PROBLEM TO SOLVE
Run through the records and show each line that includes the string "collinear".
┌─ ENTRIES SUPPLIED
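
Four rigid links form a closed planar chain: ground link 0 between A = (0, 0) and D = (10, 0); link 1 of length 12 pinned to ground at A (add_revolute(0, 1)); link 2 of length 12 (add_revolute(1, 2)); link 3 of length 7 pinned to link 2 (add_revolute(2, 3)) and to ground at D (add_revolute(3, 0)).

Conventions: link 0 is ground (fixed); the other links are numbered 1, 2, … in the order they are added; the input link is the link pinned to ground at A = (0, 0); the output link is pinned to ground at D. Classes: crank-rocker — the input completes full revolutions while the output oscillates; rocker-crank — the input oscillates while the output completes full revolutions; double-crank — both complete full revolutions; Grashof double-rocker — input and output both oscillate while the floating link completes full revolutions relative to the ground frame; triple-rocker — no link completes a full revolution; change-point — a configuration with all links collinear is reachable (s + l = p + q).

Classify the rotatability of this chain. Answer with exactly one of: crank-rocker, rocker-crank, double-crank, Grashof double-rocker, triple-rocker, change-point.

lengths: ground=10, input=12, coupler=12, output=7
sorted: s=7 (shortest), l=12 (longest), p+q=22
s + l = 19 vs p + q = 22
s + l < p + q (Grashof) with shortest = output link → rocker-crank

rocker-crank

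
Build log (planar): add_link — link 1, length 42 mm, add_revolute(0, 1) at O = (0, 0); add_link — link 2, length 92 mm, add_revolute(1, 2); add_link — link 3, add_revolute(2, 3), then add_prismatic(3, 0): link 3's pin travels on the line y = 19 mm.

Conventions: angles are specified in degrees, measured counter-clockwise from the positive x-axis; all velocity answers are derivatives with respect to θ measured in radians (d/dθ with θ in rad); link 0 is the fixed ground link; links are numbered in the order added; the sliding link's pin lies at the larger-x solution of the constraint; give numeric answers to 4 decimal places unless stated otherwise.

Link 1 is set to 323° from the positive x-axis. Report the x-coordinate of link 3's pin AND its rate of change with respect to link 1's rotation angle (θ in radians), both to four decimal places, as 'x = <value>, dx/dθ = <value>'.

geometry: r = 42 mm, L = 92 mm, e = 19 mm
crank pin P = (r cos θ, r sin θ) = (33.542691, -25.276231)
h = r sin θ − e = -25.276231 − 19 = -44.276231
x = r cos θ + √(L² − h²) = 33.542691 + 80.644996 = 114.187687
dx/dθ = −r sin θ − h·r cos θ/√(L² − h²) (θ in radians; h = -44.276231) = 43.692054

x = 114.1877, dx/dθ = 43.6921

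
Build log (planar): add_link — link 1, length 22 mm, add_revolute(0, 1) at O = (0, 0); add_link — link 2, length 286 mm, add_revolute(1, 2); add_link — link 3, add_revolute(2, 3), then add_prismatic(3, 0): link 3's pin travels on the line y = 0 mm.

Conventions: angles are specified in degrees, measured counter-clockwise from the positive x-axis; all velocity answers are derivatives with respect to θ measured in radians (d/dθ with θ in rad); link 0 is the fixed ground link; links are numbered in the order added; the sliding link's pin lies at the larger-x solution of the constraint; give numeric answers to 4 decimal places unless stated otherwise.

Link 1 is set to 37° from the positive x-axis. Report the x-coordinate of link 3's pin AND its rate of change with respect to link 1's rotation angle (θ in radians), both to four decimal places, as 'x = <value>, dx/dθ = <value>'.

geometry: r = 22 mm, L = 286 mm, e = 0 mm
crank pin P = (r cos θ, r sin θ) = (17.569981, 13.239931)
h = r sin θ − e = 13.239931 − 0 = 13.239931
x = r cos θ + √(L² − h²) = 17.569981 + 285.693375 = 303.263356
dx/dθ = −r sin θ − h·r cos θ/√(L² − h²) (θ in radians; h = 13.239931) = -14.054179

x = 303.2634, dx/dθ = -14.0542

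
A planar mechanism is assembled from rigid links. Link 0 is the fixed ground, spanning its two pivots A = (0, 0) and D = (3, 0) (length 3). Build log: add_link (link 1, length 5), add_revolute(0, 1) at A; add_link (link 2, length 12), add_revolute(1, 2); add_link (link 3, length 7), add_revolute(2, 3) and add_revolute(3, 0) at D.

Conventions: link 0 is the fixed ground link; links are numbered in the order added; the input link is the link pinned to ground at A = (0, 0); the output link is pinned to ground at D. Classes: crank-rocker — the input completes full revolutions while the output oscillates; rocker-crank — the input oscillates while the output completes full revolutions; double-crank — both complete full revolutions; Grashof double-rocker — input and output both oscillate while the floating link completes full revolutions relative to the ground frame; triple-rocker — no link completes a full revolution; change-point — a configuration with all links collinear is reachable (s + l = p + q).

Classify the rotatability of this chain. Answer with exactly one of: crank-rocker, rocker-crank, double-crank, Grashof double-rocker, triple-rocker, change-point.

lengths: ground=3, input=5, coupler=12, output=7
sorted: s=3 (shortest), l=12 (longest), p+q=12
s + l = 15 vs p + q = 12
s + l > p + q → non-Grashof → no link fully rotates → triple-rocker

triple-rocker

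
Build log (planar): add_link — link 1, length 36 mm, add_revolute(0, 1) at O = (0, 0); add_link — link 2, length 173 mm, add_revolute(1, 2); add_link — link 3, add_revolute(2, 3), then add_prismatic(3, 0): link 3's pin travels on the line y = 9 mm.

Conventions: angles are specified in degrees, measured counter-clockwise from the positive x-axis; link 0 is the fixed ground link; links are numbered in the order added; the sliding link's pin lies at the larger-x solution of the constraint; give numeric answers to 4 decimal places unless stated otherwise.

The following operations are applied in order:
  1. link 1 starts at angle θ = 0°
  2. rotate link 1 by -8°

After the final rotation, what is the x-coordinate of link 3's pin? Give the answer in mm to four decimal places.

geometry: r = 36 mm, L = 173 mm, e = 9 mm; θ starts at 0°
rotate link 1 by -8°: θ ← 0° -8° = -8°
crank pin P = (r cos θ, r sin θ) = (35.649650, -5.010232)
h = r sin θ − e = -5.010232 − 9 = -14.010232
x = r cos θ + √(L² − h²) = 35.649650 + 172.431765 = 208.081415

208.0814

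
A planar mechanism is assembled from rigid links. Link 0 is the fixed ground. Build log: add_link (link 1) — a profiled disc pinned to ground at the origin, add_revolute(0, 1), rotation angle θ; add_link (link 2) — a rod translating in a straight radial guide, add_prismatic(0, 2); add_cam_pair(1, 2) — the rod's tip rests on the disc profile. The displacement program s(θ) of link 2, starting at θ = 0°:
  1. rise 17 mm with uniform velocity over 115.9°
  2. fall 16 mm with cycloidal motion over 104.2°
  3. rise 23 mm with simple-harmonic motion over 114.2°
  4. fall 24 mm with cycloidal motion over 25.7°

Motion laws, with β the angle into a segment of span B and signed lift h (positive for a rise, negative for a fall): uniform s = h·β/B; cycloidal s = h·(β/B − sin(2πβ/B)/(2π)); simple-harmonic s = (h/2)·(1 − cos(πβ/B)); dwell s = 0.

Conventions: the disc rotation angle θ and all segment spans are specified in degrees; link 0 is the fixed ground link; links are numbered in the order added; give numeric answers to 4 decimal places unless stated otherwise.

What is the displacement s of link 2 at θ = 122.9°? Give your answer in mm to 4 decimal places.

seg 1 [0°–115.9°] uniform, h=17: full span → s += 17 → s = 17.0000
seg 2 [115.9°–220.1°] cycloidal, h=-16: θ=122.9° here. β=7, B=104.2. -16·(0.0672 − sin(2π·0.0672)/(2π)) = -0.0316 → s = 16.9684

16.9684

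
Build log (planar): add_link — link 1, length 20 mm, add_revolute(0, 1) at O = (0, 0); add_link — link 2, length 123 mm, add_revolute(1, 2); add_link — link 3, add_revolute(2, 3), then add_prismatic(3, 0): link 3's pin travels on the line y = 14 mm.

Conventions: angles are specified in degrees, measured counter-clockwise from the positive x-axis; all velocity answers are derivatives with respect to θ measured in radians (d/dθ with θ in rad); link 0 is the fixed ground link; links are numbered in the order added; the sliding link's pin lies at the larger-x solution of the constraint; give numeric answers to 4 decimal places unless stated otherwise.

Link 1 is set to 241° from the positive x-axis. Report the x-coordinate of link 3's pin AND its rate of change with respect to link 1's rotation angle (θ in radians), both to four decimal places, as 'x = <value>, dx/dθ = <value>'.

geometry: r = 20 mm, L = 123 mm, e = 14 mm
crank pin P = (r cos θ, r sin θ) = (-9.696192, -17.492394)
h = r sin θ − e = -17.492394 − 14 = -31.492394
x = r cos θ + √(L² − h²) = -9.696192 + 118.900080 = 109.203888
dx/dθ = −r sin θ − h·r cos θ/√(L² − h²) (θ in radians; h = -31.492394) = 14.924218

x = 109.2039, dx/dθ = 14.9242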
└─
TASK OUTPUT
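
Conventions: link 0 is ground (fixed); the other links are numbered 1, 2, … in the order they are added; the input link is the link pinned to ground at A = (0, 0); the output link is pinned to ground at D. Classes: crank-rocker — the input completes full revolutions while the output oscillates; rocker-crank — the input oscillates while the output completes full revolutions; double-crank — both complete full revolutions; Grashof double-rocker — input and output both oscillate while the floating link completes full revolutions relative to the ground frame; triple-rocker — no link completes a full revolution; change-point — a configuration with all links collinear is reachable (s + l = p + q).
Conventions: link 0 is the fixed ground link; links are numbered in the order added; the input link is the link pinned to ground at A = (0, 0); the output link is pinned to ground at D. Classes: crank-rocker — the input completes full revolutions while the output oscillates; rocker-crank — the input oscillates while the output completes full revolutions; double-crank — both complete full revolutions; Grashof double-rocker — input and output both oscillate while the floating link completes full revolutions relative to the ground frame; triple-rocker — no link completes a full revolution; change-point — a configuration with all links collinear is reachable (s + l = p + q).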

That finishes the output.